● What you will do: Determine how many lines below contain the string "neighbour" and give that number without anything else.

● Dataset items:
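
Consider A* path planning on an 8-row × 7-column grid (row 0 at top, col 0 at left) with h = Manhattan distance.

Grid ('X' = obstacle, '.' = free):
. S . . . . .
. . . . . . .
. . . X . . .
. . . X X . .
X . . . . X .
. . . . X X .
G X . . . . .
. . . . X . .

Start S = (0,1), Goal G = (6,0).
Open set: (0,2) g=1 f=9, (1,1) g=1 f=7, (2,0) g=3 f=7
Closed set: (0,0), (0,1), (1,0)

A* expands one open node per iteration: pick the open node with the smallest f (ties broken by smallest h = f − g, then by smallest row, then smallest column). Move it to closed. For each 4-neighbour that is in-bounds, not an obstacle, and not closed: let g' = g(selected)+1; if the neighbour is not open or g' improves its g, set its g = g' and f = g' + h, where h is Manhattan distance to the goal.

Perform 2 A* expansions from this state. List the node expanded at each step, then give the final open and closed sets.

order=[(2,0) → (3,0)]; open=[(0,2) g=1 f=9, (1,1) g=1 f=7, (2,1) g=4 f=9, (3,1) g=5 f=9]; closed=[(0,0), (0,1), (1,0), (2,0), (3,0)]

step 1: expand (2,0) (f=7, h=4) → closed; open now [(0,2) g=1 f=9, (1,1) g=1 f=7, (2,1) g=4 f=9, (3,0) g=4 f=7]
step 2: expand (3,0) (f=7, h=3) → closed; open now [(0,2) g=1 f=9, (1,1) g=1 f=7, (2,1) g=4 f=9, (3,1) g=5 f=9]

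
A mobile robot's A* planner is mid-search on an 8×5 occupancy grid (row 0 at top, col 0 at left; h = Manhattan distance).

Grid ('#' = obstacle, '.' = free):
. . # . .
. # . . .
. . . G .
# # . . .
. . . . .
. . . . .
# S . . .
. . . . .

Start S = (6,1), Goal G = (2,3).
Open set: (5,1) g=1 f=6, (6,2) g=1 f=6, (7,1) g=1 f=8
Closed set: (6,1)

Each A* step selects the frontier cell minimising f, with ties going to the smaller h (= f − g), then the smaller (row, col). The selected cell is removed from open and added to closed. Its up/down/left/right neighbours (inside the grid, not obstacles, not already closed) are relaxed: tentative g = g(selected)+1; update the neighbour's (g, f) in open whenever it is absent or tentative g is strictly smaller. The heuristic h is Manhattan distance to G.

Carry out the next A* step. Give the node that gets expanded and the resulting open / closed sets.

expanded=(5,1); open=[(4,1) g=2 f=6, (5,0) g=2 f=8, (5,2) g=2 f=6, (6,2) g=1 f=6, (7,1) g=1 f=8]; closed=[(5,1), (6,1)]

step 1: expand (5,1) (f=6, h=5) → closed; open now [(4,1) g=2 f=6, (5,0) g=2 f=8, (5,2) g=2 f=6, (6,2) g=1 f=6, (7,1) g=1 f=8]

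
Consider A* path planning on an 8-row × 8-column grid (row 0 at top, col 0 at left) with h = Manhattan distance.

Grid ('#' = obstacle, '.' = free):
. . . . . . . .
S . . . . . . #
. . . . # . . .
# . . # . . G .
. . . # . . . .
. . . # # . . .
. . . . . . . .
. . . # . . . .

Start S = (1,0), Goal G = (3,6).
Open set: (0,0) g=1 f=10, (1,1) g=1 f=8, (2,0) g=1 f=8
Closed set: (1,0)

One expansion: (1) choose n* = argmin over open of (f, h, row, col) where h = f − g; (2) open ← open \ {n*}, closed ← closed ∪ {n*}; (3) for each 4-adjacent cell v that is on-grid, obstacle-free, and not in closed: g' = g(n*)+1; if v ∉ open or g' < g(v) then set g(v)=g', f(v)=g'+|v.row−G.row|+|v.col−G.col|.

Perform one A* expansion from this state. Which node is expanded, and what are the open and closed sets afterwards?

expanded=(1,1); open=[(0,0) g=1 f=10, (0,1) g=2 f=10, (1,2) g=2 f=8, (2,0) g=1 f=8, (2,1) g=2 f=8]; closed=[(1,0), (1,1)]

step 1: expand (1,1) (f=8, h=7) → closed; open now [(0,0) g=1 f=10, (0,1) g=2 f=10, (1,2) g=2 f=8, (2,0) g=1 f=8, (2,1) g=2 f=8]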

● Problem solution: 2